Records excerpted from a collection:
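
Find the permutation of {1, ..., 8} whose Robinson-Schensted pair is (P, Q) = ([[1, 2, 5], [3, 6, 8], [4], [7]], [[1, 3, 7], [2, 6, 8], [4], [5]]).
Reverse the RSK construction: for i from n down to 1, find the cell of Q containing i, remove the entry at that cell from P, and reverse-bump it up through P; the value ejected from row 1 is w(i).

Step i=8: Q has 8 at row 2, column 3; remove 8 from row 2 of P and reverse-bump: 8 enters row 1 and ejects 5. So w(8) = 5. P is now [[1, 2, 8], [3, 6], [4], [7]].
Step i=7: Q has 7 at row 1, column 3; remove that cell from P, ejecting 8. So w(7) = 8. P is now [[1, 2], [3, 6], [4], [7]].
Step i=6: Q has 6 at row 2, column 2; remove 6 from row 2 of P and reverse-bump: 6 enters row 1 and ejects 2. So w(6) = 2. P is now [[1, 6], [3], [4], [7]].
Step i=5: Q has 5 at row 4, column 1; remove 7 from row 4 of P and reverse-bump: 7 enters row 3 and ejects 4; 4 enters row 2 and ejects 3; 3 enters row 1 and ejects 1. So w(5) = 1. P is now [[3, 6], [4], [7]].
Step i=4: Q has 4 at row 3, column 1; remove 7 from row 3 of P and reverse-bump: 7 enters row 2 and ejects 4; 4 enters row 1 and ejects 3. So w(4) = 3. P is now [[4, 6], [7]].
Step i=3: Q has 3 at row 1, column 2; remove that cell from P, ejecting 6. So w(3) = 6. P is now [[4], [7]].
Step i=2: Q has 2 at row 2, column 1; remove 7 from row 2 of P and reverse-bump: 7 enters row 1 and ejects 4. So w(2) = 4. P is now [[7]].
Step i=1: Q has 1 at row 1, column 1; remove that cell from P, ejecting 7. So w(1) = 7. P is now [].

So w = 7 4 6 3 1 2 8 5.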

§ **Your task**: An exact reproduction of the data is required. Leave nothing out.

§ **Answer section**:
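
Find the permutation of {1, ..., 8} whose Robinson-Schensted pair is (P, Q) = ([[1, 2, 5], [3, 6, 8], [4], [7]], [[1, 3, 7], [2, 6, 8], [4], [5]]).
Reverse the RSK construction: for i from n down to 1, find the cell of Q containing i, remove the entry at that cell from P, and reverse-bump it up through P; the value ejected from row 1 is w(i).

Step i=8: Q has 8 at row 2, column 3; remove 8 from row 2 of P and reverse-bump: 8 enters row 1 and ejects 5. So w(8) = 5. P is now [[1, 2, 8], [3, 6], [4], [7]].
Step i=7: Q has 7 at row 1, column 3; remove that cell from P, ejecting 8. So w(7) = 8. P is now [[1, 2], [3, 6], [4], [7]].
Step i=6: Q has 6 at row 2, column 2; remove 6 from row 2 of P and reverse-bump: 6 enters row 1 and ejects 2. So w(6) = 2. P is now [[1, 6], [3], [4], [7]].
Step i=5: Q has 5 at row 4, column 1; remove 7 from row 4 of P and reverse-bump: 7 enters row 3 and ejects 4; 4 enters row 2 and ejects 3; 3 enters row 1 and ejects 1. So w(5) = 1. P is now [[3, 6], [4], [7]].
Step i=4: Q has 4 at row 3, column 1; remove 7 from row 3 of P and reverse-bump: 7 enters row 2 and ejects 4; 4 enters row 1 and ejects 3. So w(4) = 3. P is now [[4, 6], [7]].
Step i=3: Q has 3 at row 1, column 2; remove that cell from P, ejecting 6. So w(3) = 6. P is now [[4], [7]].
Step i=2: Q has 2 at row 2, column 1; remove 7 from row 2 of P and reverse-bump: 7 enters row 1 and ejects 4. So w(2) = 4. P is now [[7]].
Step i=1: Q has 1 at row 1, column 1; remove that cell from P, ejecting 7. So w(1) = 7. P is now [].

So w = 7 4 6 3 1 2 8 5.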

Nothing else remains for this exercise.